> [INSTRUCTIONS TO FOLLOW] Retype each entry. Leave every word as it is.

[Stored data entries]
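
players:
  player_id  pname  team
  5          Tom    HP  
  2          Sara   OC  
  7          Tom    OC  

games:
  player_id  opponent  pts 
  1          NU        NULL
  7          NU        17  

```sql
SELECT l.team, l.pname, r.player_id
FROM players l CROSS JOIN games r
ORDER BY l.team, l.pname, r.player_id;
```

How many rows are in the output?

6

CROSS JOIN pairs every row of `players` with every row of `games`: 3 × 2 = 6 rows.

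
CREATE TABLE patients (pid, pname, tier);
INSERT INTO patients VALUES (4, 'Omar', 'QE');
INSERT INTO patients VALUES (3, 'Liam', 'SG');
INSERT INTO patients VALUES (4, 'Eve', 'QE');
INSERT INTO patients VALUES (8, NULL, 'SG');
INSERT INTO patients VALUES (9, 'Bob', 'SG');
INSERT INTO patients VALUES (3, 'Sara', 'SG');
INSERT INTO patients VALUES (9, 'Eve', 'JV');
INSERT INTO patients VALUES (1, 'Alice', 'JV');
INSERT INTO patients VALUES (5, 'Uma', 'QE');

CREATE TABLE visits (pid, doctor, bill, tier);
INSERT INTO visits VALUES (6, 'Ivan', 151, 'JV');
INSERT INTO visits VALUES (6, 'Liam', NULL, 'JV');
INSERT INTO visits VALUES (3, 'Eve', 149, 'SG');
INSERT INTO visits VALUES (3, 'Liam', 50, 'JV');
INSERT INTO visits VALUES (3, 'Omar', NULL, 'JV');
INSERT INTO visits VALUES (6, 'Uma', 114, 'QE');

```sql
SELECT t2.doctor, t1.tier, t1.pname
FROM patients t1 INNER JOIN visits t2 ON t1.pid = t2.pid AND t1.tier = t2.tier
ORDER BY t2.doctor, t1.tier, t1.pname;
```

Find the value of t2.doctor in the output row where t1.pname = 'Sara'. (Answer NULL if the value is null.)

Eve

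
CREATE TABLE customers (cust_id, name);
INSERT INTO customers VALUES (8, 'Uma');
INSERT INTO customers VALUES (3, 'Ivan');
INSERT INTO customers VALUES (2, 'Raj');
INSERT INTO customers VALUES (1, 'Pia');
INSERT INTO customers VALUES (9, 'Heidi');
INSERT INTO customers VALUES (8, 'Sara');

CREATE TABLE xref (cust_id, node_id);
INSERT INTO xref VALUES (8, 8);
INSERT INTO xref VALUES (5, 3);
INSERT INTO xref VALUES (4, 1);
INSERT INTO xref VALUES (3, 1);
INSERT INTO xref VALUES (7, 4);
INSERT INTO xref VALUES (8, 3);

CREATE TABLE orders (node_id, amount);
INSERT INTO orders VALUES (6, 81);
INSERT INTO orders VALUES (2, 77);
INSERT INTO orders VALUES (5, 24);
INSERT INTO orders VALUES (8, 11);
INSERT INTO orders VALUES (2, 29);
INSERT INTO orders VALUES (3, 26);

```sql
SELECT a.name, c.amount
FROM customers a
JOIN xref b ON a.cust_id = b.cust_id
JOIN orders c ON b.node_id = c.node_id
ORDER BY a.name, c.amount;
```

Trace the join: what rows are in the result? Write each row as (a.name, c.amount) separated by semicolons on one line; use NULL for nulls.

Evaluate left to right. First `customers a INNER JOIN xref b` on cust_id: 5 row(s).
Then INNER JOIN `orders c` on node_id: keep only rows whose b.node_id appears in c.

(Sara, 11); (Sara, 26); (Uma, 11); (Uma, 26)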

> [WRITTEN SOLUTION]
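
players:
  player_id  pname  team
  5          Tom    HP  
  2          Sara   OC  
  7          Tom    OC  

games:
  player_id  opponent  pts 
  1          NU        NULL
  7          NU        17  

```sql
SELECT l.team, l.pname, r.player_id
FROM players l CROSS JOIN games r
ORDER BY l.team, l.pname, r.player_id;
```

How many rows are in the output?

6

CROSS JOIN pairs every row of `players` with every row of `games`: 3 × 2 = 6 rows.

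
CREATE TABLE patients (pid, pname, tier);
INSERT INTO patients VALUES (4, 'Omar', 'QE');
INSERT INTO patients VALUES (3, 'Liam', 'SG');
INSERT INTO patients VALUES (4, 'Eve', 'QE');
INSERT INTO patients VALUES (8, NULL, 'SG');
INSERT INTO patients VALUES (9, 'Bob', 'SG');
INSERT INTO patients VALUES (3, 'Sara', 'SG');
INSERT INTO patients VALUES (9, 'Eve', 'JV');
INSERT INTO patients VALUES (1, 'Alice', 'JV');
INSERT INTO patients VALUES (5, 'Uma', 'QE');

CREATE TABLE visits (pid, doctor, bill, tier);
INSERT INTO visits VALUES (6, 'Ivan', 151, 'JV');
INSERT INTO visits VALUES (6, 'Liam', NULL, 'JV');
INSERT INTO visits VALUES (3, 'Eve', 149, 'SG');
INSERT INTO visits VALUES (3, 'Liam', 50, 'JV');
INSERT INTO visits VALUES (3, 'Omar', NULL, 'JV');
INSERT INTO visits VALUES (6, 'Uma', 114, 'QE');

```sql
SELECT t2.doctor, t1.tier, t1.pname
FROM patients t1 INNER JOIN visits t2 ON t1.pid = t2.pid AND t1.tier = t2.tier
ORDER BY t2.doctor, t1.tier, t1.pname;
```

Find the value of t2.doctor in the output row where t1.pname = 'Sara'. (Answer NULL if the value is null.)

Eve

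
CREATE TABLE customers (cust_id, name);
INSERT INTO customers VALUES (8, 'Uma');
INSERT INTO customers VALUES (3, 'Ivan');
INSERT INTO customers VALUES (2, 'Raj');
INSERT INTO customers VALUES (1, 'Pia');
INSERT INTO customers VALUES (9, 'Heidi');
INSERT INTO customers VALUES (8, 'Sara');

CREATE TABLE xref (cust_id, node_id);
INSERT INTO xref VALUES (8, 8);
INSERT INTO xref VALUES (5, 3);
INSERT INTO xref VALUES (4, 1);
INSERT INTO xref VALUES (3, 1);
INSERT INTO xref VALUES (7, 4);
INSERT INTO xref VALUES (8, 3);

CREATE TABLE orders (node_id, amount);
INSERT INTO orders VALUES (6, 81);
INSERT INTO orders VALUES (2, 77);
INSERT INTO orders VALUES (5, 24);
INSERT INTO orders VALUES (8, 11);
INSERT INTO orders VALUES (2, 29);
INSERT INTO orders VALUES (3, 26);

```sql
SELECT a.name, c.amount
FROM customers a
JOIN xref b ON a.cust_id = b.cust_id
JOIN orders c ON b.node_id = c.node_id
ORDER BY a.name, c.amount;
```

Trace the join: what rows are in the result? Write each row as (a.name, c.amount) separated by semicolons on one line; use NULL for nulls.

Evaluate left to right. First `customers a INNER JOIN xref b` on cust_id: 5 row(s).
Then INNER JOIN `orders c` on node_id: keep only rows whose b.node_id appears in c.

(Sara, 11); (Sara, 26); (Uma, 11); (Uma, 26)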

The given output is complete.